[Stored data]
_____

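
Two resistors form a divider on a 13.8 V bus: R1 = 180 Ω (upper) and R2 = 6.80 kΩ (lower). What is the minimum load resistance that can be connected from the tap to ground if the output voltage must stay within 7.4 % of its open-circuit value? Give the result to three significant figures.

R_L(min) ≈ 2.19 kΩ

Output resistance R_th = R1‖R2 = (180 × 6800)/6980 = 175.4 Ω.
The fractional drop is R_th/(R_th + R_L); requiring this ≤ 0.0740 gives R_L ≥ R_th(1/0.0740 − 1) = 175.4 × 12.51 = 2.19 kΩ.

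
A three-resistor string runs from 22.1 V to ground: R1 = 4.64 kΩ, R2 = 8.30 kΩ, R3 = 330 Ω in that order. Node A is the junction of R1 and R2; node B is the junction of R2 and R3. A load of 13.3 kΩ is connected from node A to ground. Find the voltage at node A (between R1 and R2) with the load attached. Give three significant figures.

Below node A the series string R2+R3 = 8630 Ω sits in parallel with the 13300 Ω load: 5234 Ω.
V_A = 22.1 × 5234/(4640 + 5234) = 11.7 V.

V ≈ 11.7 V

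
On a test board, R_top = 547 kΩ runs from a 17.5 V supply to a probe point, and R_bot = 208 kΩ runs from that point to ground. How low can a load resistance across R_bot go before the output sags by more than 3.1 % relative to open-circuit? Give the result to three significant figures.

R_L(min) ≈ 4.71 MΩ

Output resistance R_th = R_top‖R_bot = (547 × 208)/755.0 = 150.7 kΩ.
The fractional drop is R_th/(R_th + R_L); requiring this ≤ 0.0310 gives R_L ≥ R_th(1/0.0310 − 1) = 150.7 × 31.26 = 4.71 MΩ.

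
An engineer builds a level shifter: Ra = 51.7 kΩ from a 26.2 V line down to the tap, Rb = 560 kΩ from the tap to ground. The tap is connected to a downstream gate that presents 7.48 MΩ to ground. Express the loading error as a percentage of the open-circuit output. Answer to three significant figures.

The divider's output (Thévenin) resistance is Ra‖Rb = 47.33 kΩ.
Fractional drop under load = R_th/(R_th + R_L) = 47.33 / (47.33 + 7480) = 0.006288.
So the output falls by 0.629 %.

0.629 %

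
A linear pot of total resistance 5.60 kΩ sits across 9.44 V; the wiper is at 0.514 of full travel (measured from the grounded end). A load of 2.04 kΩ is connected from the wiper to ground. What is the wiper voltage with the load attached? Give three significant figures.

V ≈ 2.88 V

The wiper splits the pot into (1−α)R = 2.722 kΩ above and αR = 2.878 kΩ below.
Lower section ‖ load = 1.194 kΩ.
V_wiper = 9.44 × 1.194/(2.722 + 1.194) = 2.88 V.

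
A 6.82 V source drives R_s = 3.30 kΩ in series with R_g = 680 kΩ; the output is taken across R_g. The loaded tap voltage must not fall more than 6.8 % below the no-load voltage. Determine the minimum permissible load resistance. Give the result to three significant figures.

Output resistance R_th = R_s‖R_g = (3.30 × 680)/683.3 = 3.284 kΩ.
The fractional drop is R_th/(R_th + R_L); requiring this ≤ 0.0680 gives R_L ≥ R_th(1/0.0680 − 1) = 3.284 × 13.71 = 45.0 kΩ.

R_L(min) ≈ 45.0 kΩ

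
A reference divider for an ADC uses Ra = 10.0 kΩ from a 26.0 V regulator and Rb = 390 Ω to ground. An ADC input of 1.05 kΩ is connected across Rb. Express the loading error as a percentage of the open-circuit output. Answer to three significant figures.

26.3 %

The divider's output (Thévenin) resistance is Ra‖Rb = 375.4 Ω.
Fractional drop under load = R_th/(R_th + R_L) = 375.4 / (375.4 + 1050) = 0.2633.
So the output falls by 26.3 %.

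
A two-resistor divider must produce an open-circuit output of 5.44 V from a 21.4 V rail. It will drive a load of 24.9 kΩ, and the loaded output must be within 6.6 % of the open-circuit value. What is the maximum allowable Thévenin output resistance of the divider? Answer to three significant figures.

Loading drop = R_th/(R_th + R_L) ≤ 0.0660, so R_th ≤ R_L · ε/(1−ε) = 24.9 kΩ × 0.0660/0.9340 = 1.76 kΩ.
(Any R1, R2 with R2/(R1+R2) = 0.254 and R1‖R2 ≤ 1.76 kΩ will meet the spec.)

R_th ≤ 1.76 kΩ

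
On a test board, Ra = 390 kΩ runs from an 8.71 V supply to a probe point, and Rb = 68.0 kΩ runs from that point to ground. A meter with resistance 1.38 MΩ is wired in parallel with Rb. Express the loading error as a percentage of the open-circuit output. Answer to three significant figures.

The divider's output (Thévenin) resistance is Ra‖Rb = 57.90 kΩ.
Fractional drop under load = R_th/(R_th + R_L) = 57.90 / (57.90 + 1380) = 0.04027.
So the output falls by 4.03 %.

4.03 %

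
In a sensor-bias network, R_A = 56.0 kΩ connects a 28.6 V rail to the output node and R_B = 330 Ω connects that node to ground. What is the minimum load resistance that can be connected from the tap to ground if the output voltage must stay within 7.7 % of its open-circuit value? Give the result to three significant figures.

R_L(min) ≈ 3.93 kΩ

Output resistance R_th = R_A‖R_B = (56000 × 330)/56330 = 328.1 Ω.
The fractional drop is R_th/(R_th + R_L); requiring this ≤ 0.0770 gives R_L ≥ R_th(1/0.0770 − 1) = 328.1 × 11.99 = 3.93 kΩ.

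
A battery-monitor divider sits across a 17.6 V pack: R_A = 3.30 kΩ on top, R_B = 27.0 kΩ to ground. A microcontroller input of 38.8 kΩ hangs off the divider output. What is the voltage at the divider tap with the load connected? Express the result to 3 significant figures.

V_out ≈ 14.6 V

The load sits in parallel with R_B: R_B‖R_L = (27.0 × 38.8) / (27.0 + 38.8) = 15.92 kΩ.
V_out = 17.6 × 15.92 / (3.30 + 15.92) = 17.6 × 15.92/19.22 = 14.6 V.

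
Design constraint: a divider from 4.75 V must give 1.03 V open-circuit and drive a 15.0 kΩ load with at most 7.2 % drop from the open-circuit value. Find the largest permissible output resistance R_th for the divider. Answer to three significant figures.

Loading drop = R_th/(R_th + R_L) ≤ 0.0720, so R_th ≤ R_L · ε/(1−ε) = 15.0 kΩ × 0.0720/0.9280 = 1.16 kΩ.
(Any R1, R2 with R2/(R1+R2) = 0.217 and R1‖R2 ≤ 1.16 kΩ will meet the spec.)

R_th ≤ 1.16 kΩ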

_____

YOUR INSTRUCTIONS
Every line of the data is to be retyped without alteration.

EXERCISE ANSWER
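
Two resistors form a divider on a 13.8 V bus: R1 = 180 Ω (upper) and R2 = 6.80 kΩ (lower). What is the minimum load resistance that can be connected from the tap to ground if the output voltage must stay within 7.4 % of its open-circuit value? Give the result to three significant figures.

R_L(min) ≈ 2.19 kΩ

Output resistance R_th = R1‖R2 = (180 × 6800)/6980 = 175.4 Ω.
The fractional drop is R_th/(R_th + R_L); requiring this ≤ 0.0740 gives R_L ≥ R_th(1/0.0740 − 1) = 175.4 × 12.51 = 2.19 kΩ.

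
A three-resistor string runs from 22.1 V to ground: R1 = 4.64 kΩ, R2 = 8.30 kΩ, R3 = 330 Ω in that order. Node A is the junction of R1 and R2; node B is the junction of R2 and R3. A load of 13.3 kΩ is connected from node A to ground. Find the voltage at node A (between R1 and R2) with the load attached. Give three significant figures.

Below node A the series string R2+R3 = 8630 Ω sits in parallel with the 13300 Ω load: 5234 Ω.
V_A = 22.1 × 5234/(4640 + 5234) = 11.7 V.

V ≈ 11.7 V

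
On a test board, R_top = 547 kΩ runs from a 17.5 V supply to a probe point, and R_bot = 208 kΩ runs from that point to ground. How low can a load resistance across R_bot go before the output sags by more than 3.1 % relative to open-circuit? Give the result to three significant figures.

R_L(min) ≈ 4.71 MΩ

Output resistance R_th = R_top‖R_bot = (547 × 208)/755.0 = 150.7 kΩ.
The fractional drop is R_th/(R_th + R_L); requiring this ≤ 0.0310 gives R_L ≥ R_th(1/0.0310 − 1) = 150.7 × 31.26 = 4.71 MΩ.

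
An engineer builds a level shifter: Ra = 51.7 kΩ from a 26.2 V line down to the tap, Rb = 560 kΩ from the tap to ground. The tap is connected to a downstream gate that presents 7.48 MΩ to ground. Express the loading error as a percentage of the open-circuit output. Answer to three significant figures.

The divider's output (Thévenin) resistance is Ra‖Rb = 47.33 kΩ.
Fractional drop under load = R_th/(R_th + R_L) = 47.33 / (47.33 + 7480) = 0.006288.
So the output falls by 0.629 %.

0.629 %

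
A linear pot of total resistance 5.60 kΩ sits across 9.44 V; the wiper is at 0.514 of full travel (measured from the grounded end). A load of 2.04 kΩ is connected from the wiper to ground. What is the wiper voltage with the load attached? Give three significant figures.

V ≈ 2.88 V

The wiper splits the pot into (1−α)R = 2.722 kΩ above and αR = 2.878 kΩ below.
Lower section ‖ load = 1.194 kΩ.
V_wiper = 9.44 × 1.194/(2.722 + 1.194) = 2.88 V.

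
A 6.82 V source drives R_s = 3.30 kΩ in series with R_g = 680 kΩ; the output is taken across R_g. The loaded tap voltage must not fall more than 6.8 % below the no-load voltage. Determine the minimum permissible load resistance. Give the result to three significant figures.

Output resistance R_th = R_s‖R_g = (3.30 × 680)/683.3 = 3.284 kΩ.
The fractional drop is R_th/(R_th + R_L); requiring this ≤ 0.0680 gives R_L ≥ R_th(1/0.0680 − 1) = 3.284 × 13.71 = 45.0 kΩ.

R_L(min) ≈ 45.0 kΩ

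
A reference divider for an ADC uses Ra = 10.0 kΩ from a 26.0 V regulator and Rb = 390 Ω to ground. An ADC input of 1.05 kΩ is connected across Rb. Express the loading error as a percentage of the open-circuit output. Answer to three significant figures.

26.3 %

The divider's output (Thévenin) resistance is Ra‖Rb = 375.4 Ω.
Fractional drop under load = R_th/(R_th + R_L) = 375.4 / (375.4 + 1050) = 0.2633.
So the output falls by 26.3 %.

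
A two-resistor divider must produce an open-circuit output of 5.44 V from a 21.4 V rail. It will drive a load of 24.9 kΩ, and the loaded output must be within 6.6 % of the open-circuit value. What is the maximum allowable Thévenin output resistance of the divider? Answer to three significant figures.

Loading drop = R_th/(R_th + R_L) ≤ 0.0660, so R_th ≤ R_L · ε/(1−ε) = 24.9 kΩ × 0.0660/0.9340 = 1.76 kΩ.
(Any R1, R2 with R2/(R1+R2) = 0.254 and R1‖R2 ≤ 1.76 kΩ will meet the spec.)

R_th ≤ 1.76 kΩ

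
On a test board, Ra = 390 kΩ runs from an 8.71 V supply to a probe point, and Rb = 68.0 kΩ runs from that point to ground. A meter with resistance 1.38 MΩ is wired in parallel with Rb. Express the loading error as a percentage of the open-circuit output. Answer to three significant figures.

The divider's output (Thévenin) resistance is Ra‖Rb = 57.90 kΩ.
Fractional drop under load = R_th/(R_th + R_L) = 57.90 / (57.90 + 1380) = 0.04027.
So the output falls by 4.03 %.

4.03 %

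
In a sensor-bias network, R_A = 56.0 kΩ connects a 28.6 V rail to the output node and R_B = 330 Ω connects that node to ground. What is the minimum load resistance that can be connected from the tap to ground if the output voltage must stay within 7.7 % of its open-circuit value? Give the result to three significant figures.

R_L(min) ≈ 3.93 kΩ

Output resistance R_th = R_A‖R_B = (56000 × 330)/56330 = 328.1 Ω.
The fractional drop is R_th/(R_th + R_L); requiring this ≤ 0.0770 gives R_L ≥ R_th(1/0.0770 − 1) = 328.1 × 11.99 = 3.93 kΩ.

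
A battery-monitor divider sits across a 17.6 V pack: R_A = 3.30 kΩ on top, R_B = 27.0 kΩ to ground. A microcontroller input of 38.8 kΩ hangs off the divider output. What is the voltage at the divider tap with the load connected? Express the result to 3 significant figures.

V_out ≈ 14.6 V

The load sits in parallel with R_B: R_B‖R_L = (27.0 × 38.8) / (27.0 + 38.8) = 15.92 kΩ.
V_out = 17.6 × 15.92 / (3.30 + 15.92) = 17.6 × 15.92/19.22 = 14.6 V.

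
Design constraint: a divider from 4.75 V must give 1.03 V open-circuit and drive a 15.0 kΩ load with at most 7.2 % drop from the open-circuit value. Find the largest permissible output resistance R_th for the divider. Answer to three significant figures.

Loading drop = R_th/(R_th + R_L) ≤ 0.0720, so R_th ≤ R_L · ε/(1−ε) = 15.0 kΩ × 0.0720/0.9280 = 1.16 kΩ.
(Any R1, R2 with R2/(R1+R2) = 0.217 and R1‖R2 ≤ 1.16 kΩ will meet the spec.)

R_th ≤ 1.16 kΩ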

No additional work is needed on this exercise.